Records from a data collection:
== Segment start ==
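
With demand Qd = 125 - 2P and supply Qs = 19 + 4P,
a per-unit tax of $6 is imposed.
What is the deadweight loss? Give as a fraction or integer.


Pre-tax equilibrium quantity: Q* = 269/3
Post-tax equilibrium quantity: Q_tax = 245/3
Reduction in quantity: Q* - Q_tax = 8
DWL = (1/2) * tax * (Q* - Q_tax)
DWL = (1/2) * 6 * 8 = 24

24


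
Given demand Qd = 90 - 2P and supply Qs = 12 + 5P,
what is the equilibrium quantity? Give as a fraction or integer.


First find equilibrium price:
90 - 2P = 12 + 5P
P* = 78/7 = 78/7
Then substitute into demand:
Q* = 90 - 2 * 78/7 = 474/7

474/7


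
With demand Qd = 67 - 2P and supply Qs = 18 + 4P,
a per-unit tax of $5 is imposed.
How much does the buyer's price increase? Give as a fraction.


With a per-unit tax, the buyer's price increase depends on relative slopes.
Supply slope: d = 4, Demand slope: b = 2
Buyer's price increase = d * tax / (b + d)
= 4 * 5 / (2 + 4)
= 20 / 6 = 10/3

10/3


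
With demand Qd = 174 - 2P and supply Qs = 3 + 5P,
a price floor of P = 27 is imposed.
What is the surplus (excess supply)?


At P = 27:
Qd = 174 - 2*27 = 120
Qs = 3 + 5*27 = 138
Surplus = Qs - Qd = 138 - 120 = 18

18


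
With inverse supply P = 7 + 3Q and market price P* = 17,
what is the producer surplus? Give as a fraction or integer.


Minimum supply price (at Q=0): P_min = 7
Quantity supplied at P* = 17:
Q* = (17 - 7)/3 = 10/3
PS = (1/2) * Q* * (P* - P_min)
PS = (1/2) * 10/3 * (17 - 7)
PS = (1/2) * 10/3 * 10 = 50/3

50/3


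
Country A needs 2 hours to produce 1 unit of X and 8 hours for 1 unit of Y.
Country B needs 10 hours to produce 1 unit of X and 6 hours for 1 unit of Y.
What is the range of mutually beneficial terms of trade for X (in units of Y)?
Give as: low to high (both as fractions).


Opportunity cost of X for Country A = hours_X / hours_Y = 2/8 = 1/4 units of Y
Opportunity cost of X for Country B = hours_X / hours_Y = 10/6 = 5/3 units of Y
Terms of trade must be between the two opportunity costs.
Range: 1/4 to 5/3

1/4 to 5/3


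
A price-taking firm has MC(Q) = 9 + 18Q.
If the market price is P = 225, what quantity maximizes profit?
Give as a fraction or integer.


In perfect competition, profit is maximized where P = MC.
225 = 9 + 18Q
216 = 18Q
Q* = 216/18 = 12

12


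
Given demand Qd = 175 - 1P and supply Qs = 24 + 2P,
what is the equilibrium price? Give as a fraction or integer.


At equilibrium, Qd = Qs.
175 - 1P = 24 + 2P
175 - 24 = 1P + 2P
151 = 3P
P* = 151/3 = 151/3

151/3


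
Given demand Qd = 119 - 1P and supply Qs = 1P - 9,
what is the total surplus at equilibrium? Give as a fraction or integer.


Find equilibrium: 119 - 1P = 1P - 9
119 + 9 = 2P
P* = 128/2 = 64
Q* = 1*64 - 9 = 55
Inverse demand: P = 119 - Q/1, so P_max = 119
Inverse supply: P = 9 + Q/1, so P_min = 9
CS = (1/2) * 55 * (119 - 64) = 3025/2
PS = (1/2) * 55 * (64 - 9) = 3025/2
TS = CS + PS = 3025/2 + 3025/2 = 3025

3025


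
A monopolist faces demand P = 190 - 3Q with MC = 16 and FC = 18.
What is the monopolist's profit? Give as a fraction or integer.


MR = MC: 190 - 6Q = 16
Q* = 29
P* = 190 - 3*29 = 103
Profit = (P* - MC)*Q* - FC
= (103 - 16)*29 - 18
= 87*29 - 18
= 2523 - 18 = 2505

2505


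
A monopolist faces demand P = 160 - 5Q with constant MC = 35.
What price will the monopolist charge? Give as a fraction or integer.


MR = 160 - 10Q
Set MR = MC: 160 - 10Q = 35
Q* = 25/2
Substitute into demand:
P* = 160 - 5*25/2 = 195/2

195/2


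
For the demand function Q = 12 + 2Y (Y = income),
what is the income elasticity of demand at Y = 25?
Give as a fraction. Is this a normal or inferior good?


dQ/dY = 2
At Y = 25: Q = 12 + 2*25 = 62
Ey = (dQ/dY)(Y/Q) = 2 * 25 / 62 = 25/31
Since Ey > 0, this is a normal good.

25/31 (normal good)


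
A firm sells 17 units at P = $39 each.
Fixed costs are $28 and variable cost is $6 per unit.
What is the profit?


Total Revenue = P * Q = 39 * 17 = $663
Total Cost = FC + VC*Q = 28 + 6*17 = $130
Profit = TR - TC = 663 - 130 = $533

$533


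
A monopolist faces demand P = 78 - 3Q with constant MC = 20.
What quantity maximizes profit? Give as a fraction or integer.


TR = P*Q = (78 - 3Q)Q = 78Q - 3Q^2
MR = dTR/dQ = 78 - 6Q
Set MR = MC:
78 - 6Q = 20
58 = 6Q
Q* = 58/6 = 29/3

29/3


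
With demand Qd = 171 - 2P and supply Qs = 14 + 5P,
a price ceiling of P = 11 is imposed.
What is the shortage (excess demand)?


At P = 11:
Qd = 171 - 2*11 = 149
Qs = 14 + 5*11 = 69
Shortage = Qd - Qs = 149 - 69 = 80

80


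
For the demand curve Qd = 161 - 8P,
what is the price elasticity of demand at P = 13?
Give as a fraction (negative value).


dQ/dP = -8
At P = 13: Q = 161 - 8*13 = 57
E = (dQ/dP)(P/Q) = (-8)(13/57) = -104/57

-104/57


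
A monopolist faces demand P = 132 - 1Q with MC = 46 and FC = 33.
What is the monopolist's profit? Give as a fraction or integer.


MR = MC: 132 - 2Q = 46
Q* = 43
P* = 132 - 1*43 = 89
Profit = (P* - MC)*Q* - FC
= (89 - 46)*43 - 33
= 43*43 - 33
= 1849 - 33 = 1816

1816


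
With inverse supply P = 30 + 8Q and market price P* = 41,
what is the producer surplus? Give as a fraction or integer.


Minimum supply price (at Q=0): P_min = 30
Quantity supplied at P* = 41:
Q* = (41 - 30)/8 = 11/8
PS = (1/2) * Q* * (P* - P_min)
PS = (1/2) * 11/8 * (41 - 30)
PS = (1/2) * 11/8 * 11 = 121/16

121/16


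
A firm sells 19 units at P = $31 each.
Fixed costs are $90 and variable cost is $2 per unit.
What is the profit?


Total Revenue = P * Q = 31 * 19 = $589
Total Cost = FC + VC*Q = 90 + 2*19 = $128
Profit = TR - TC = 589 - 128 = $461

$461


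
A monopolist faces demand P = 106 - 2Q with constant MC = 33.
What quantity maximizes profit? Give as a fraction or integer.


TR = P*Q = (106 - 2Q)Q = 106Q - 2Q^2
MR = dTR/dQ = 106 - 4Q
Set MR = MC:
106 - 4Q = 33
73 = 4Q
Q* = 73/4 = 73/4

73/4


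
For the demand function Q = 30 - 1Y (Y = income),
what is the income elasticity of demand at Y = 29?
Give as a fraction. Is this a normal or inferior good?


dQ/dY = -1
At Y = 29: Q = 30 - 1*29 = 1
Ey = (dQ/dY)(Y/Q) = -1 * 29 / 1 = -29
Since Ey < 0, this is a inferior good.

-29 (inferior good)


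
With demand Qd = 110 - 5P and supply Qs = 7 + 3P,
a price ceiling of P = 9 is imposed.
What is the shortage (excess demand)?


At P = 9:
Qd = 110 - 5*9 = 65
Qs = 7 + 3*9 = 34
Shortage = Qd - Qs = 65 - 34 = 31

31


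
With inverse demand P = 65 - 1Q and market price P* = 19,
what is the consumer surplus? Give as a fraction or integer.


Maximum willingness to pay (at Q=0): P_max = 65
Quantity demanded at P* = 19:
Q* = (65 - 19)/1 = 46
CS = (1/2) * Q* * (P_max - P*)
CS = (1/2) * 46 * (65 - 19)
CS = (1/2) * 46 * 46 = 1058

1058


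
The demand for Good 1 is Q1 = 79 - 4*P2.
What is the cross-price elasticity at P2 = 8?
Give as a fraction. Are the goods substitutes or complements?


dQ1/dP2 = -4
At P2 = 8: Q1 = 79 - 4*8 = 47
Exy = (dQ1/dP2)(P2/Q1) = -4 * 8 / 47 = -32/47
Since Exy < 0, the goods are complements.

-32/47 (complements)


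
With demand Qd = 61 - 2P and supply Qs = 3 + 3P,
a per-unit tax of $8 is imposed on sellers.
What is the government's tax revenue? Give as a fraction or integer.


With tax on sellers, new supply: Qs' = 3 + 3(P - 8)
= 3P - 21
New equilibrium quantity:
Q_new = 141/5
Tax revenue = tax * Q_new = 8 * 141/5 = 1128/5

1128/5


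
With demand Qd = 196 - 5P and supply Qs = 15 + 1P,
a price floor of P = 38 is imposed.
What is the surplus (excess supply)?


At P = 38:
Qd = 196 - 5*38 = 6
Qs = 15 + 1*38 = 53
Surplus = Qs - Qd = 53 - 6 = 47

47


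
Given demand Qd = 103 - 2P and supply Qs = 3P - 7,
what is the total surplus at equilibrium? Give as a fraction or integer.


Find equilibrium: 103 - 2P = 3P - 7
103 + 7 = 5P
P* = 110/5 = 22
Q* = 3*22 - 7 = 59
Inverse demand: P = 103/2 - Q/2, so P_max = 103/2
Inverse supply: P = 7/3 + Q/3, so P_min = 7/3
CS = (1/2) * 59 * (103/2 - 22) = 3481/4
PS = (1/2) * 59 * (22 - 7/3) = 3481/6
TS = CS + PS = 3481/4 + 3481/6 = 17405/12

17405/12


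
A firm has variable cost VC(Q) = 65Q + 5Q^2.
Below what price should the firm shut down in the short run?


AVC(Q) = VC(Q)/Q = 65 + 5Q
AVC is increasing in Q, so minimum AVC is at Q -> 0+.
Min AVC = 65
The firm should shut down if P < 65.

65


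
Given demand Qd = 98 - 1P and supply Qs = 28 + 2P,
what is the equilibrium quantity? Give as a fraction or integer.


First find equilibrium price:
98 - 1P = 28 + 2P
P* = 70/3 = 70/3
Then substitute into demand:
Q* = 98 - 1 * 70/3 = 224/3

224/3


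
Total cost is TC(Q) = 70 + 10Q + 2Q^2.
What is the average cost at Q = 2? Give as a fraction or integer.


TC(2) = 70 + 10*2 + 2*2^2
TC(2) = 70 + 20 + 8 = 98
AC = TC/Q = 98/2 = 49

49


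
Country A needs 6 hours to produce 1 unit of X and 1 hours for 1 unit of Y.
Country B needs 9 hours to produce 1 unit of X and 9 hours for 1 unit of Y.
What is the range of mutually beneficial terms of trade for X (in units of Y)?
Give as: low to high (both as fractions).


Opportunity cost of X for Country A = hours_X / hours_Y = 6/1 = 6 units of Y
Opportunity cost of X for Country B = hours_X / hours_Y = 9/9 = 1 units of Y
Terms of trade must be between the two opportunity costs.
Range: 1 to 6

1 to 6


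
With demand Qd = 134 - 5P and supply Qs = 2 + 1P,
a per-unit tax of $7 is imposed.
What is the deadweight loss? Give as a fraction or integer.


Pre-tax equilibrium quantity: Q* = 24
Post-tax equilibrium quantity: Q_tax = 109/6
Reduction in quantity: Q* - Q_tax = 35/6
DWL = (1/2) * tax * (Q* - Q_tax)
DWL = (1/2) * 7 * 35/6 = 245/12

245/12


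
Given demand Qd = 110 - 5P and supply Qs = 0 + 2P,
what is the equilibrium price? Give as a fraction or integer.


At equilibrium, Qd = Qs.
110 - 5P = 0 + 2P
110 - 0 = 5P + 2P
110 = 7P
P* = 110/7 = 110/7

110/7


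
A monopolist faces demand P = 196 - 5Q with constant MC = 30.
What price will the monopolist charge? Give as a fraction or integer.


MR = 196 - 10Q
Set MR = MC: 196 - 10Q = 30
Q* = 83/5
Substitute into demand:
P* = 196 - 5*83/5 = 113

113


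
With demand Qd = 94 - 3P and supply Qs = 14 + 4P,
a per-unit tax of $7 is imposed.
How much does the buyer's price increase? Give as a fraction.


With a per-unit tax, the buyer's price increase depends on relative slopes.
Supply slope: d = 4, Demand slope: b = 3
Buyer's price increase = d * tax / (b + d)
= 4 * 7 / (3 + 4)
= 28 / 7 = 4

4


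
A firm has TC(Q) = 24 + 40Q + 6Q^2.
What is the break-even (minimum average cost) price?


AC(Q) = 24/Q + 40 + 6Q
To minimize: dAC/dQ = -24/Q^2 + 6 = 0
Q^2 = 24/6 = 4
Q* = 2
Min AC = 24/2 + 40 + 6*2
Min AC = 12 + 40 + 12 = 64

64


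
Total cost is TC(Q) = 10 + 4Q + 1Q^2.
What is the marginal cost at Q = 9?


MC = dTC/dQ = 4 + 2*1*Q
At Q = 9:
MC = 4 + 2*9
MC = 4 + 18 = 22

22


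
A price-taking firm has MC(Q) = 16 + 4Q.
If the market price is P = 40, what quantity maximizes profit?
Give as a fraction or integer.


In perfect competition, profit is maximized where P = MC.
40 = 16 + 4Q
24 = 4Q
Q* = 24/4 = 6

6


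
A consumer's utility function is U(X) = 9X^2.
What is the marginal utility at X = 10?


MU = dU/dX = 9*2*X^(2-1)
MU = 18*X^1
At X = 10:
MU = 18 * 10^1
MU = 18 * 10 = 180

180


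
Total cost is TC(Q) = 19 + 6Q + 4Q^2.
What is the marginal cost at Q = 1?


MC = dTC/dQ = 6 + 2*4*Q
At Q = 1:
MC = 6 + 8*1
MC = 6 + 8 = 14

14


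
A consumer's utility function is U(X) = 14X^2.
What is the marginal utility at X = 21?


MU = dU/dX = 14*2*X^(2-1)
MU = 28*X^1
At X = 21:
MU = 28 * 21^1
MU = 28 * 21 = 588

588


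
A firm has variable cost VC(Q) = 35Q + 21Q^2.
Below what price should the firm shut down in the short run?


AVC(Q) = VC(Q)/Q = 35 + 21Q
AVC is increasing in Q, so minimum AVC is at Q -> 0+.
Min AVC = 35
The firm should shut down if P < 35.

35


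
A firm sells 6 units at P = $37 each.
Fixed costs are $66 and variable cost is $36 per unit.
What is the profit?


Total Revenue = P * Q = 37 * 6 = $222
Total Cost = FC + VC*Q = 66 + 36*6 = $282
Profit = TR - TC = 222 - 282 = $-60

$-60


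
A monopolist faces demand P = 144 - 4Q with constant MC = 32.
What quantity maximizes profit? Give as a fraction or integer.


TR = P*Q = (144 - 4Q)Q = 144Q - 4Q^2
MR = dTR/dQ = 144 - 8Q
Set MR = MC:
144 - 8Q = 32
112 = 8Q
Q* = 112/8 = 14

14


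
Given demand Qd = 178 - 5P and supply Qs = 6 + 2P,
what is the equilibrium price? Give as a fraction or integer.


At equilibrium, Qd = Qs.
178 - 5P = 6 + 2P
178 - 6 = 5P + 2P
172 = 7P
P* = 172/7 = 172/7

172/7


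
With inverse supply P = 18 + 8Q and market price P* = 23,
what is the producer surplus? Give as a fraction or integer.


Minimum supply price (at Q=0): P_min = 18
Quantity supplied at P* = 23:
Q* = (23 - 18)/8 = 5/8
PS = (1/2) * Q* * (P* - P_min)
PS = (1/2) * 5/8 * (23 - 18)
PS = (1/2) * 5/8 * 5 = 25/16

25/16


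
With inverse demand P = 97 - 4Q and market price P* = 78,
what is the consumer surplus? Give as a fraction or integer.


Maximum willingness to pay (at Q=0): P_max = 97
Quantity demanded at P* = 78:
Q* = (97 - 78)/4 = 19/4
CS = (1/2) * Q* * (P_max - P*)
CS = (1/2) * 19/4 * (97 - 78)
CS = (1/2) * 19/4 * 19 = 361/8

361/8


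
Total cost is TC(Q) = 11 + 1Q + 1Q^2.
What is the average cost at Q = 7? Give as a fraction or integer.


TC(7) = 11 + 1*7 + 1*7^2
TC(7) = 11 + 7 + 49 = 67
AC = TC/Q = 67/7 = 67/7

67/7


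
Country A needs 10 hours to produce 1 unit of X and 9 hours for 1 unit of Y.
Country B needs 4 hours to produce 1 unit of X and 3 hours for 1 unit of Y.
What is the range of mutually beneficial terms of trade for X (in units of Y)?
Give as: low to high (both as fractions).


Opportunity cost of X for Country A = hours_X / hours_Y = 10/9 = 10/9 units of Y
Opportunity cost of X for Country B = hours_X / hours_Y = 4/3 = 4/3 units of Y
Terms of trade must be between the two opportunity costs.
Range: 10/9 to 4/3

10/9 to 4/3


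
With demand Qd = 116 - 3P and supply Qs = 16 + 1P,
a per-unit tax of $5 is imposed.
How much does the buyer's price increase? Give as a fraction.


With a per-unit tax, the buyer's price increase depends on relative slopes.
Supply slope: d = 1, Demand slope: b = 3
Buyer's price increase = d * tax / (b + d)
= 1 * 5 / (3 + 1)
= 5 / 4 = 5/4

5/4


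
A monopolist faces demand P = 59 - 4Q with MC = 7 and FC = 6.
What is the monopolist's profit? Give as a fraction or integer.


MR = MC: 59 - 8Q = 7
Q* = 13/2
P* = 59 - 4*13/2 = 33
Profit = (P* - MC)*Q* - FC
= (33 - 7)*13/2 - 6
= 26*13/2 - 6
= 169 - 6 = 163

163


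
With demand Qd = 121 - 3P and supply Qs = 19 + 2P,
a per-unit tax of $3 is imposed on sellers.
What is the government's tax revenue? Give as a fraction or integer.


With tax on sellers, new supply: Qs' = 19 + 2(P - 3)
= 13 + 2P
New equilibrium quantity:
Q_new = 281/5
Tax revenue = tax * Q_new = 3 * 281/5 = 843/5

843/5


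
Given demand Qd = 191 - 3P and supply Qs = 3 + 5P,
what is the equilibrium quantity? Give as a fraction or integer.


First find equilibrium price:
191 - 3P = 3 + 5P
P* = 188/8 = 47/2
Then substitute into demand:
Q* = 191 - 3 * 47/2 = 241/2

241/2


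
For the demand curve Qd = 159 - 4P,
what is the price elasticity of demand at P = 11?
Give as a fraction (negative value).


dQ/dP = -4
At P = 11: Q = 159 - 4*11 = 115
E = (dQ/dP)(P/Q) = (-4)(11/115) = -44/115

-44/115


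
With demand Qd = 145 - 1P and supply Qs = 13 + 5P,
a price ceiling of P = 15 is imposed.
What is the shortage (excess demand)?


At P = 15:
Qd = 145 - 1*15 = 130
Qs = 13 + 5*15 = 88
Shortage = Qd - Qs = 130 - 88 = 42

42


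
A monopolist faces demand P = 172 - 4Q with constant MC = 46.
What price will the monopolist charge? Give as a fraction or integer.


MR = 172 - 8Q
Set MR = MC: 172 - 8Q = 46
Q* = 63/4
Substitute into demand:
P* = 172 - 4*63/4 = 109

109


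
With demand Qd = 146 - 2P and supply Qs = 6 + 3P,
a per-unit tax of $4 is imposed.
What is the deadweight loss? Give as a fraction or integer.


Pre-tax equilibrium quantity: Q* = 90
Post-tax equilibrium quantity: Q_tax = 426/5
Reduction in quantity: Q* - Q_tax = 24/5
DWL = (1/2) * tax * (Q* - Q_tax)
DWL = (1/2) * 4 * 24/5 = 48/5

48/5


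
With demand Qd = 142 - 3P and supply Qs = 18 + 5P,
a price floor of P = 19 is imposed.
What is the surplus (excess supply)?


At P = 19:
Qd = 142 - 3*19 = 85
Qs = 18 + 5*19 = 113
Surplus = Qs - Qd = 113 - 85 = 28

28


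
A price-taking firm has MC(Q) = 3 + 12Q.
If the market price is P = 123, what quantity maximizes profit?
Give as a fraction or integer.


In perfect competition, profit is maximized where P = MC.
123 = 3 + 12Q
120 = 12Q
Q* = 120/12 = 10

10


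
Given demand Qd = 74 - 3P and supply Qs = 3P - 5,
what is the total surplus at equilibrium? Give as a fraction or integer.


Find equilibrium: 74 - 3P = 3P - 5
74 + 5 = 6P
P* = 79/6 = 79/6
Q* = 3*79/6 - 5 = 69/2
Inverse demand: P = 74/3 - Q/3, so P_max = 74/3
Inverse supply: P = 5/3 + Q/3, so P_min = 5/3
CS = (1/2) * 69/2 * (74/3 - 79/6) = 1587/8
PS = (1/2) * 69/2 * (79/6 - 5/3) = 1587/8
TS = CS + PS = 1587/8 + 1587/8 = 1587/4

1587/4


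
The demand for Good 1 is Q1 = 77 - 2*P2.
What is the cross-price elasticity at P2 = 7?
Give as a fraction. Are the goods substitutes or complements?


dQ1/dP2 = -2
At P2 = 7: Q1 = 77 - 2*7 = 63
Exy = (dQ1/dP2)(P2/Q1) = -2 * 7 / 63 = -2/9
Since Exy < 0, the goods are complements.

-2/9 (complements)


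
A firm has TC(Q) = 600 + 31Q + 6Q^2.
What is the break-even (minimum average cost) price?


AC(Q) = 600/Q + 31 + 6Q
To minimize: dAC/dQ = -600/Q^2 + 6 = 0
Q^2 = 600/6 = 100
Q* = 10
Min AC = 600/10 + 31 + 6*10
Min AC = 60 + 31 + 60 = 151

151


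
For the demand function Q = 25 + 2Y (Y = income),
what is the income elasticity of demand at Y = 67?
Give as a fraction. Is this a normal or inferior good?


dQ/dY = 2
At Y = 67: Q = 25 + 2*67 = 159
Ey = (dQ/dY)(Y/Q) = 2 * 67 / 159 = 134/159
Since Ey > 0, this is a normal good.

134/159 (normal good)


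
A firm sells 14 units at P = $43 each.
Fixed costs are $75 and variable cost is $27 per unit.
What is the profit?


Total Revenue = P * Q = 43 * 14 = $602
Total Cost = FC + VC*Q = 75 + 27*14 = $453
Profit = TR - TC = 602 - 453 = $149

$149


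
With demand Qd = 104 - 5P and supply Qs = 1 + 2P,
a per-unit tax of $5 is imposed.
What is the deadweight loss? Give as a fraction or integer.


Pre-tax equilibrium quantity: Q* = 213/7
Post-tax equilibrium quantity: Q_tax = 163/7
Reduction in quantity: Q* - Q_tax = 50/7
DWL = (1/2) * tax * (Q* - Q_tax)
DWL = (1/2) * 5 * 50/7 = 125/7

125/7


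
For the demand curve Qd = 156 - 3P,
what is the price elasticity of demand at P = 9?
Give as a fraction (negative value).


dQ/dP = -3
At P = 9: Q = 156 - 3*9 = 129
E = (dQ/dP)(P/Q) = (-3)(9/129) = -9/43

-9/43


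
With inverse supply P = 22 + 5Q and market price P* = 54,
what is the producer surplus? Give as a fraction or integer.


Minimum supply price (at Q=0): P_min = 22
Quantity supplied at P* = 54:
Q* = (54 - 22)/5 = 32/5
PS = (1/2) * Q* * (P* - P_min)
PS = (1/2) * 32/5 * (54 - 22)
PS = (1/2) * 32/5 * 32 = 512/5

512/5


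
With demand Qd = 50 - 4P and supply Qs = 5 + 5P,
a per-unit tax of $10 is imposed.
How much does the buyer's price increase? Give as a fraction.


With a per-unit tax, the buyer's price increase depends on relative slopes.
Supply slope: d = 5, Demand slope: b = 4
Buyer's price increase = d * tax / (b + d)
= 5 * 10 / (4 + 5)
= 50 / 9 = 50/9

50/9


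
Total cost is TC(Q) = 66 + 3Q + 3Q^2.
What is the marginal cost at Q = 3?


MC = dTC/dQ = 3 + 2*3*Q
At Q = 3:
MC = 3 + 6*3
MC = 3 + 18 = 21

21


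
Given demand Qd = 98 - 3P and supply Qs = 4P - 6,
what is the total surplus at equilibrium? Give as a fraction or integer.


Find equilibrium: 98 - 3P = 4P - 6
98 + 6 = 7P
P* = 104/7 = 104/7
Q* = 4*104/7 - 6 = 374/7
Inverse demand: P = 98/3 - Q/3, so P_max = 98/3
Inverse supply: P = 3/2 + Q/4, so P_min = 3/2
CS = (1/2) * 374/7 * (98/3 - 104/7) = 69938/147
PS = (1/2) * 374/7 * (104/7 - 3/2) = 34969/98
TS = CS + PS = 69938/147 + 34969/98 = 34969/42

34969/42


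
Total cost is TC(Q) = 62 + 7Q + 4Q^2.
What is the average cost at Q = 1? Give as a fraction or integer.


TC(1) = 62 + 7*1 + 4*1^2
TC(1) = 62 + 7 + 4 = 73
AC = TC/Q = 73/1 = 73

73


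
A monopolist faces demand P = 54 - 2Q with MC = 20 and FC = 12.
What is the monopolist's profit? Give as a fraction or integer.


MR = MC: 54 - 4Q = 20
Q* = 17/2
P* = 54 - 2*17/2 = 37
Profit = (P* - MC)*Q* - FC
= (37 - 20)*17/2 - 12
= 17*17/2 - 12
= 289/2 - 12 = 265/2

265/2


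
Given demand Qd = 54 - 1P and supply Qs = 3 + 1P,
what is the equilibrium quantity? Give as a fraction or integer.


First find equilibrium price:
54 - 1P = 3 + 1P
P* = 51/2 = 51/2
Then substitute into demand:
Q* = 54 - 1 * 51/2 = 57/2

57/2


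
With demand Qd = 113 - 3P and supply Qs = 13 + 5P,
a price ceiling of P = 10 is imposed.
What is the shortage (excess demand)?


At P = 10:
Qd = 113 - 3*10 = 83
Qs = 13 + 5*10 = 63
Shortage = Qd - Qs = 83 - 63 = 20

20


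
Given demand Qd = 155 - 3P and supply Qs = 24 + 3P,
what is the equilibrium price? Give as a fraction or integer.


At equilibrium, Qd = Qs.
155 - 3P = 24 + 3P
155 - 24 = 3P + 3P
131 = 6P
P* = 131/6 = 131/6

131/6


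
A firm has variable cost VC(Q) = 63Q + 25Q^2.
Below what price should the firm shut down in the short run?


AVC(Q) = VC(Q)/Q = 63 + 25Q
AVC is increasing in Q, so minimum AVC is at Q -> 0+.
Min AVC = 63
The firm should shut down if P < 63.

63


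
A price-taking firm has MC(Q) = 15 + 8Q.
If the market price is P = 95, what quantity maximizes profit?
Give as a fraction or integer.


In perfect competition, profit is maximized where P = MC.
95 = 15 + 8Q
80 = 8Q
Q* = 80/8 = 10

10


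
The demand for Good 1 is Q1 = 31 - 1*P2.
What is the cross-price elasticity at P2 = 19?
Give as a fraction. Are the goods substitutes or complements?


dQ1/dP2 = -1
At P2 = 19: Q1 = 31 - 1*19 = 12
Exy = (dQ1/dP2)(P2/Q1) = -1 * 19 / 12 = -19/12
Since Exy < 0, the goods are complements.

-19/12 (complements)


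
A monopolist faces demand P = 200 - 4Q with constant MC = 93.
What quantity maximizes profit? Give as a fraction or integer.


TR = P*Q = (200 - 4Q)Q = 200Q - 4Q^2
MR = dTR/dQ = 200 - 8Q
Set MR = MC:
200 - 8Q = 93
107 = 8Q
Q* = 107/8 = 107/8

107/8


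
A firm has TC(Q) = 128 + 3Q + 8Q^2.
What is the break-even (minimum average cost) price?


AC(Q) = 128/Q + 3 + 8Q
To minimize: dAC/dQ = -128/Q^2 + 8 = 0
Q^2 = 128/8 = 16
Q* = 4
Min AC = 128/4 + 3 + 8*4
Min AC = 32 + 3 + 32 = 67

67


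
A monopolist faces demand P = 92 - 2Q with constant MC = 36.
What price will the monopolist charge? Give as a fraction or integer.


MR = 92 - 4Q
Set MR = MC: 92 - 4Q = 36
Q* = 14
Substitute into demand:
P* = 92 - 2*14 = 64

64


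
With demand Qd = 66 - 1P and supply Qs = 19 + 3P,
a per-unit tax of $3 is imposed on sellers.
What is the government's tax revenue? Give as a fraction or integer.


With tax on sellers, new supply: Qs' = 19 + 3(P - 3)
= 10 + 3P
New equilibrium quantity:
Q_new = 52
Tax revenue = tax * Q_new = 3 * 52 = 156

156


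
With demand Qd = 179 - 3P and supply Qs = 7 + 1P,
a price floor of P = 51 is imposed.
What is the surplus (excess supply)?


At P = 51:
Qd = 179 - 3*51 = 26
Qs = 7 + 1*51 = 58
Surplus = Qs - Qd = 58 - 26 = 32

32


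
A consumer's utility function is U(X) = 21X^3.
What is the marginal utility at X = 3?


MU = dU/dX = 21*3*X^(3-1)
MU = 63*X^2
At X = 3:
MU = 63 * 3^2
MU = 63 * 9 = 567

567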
== Segment end ==
■ **TASK PROMPT**:
For every line of the records that includes the string "variable", add one to a tally; the answer is that tally alone.

■ **YOUR RESPONSE**:
7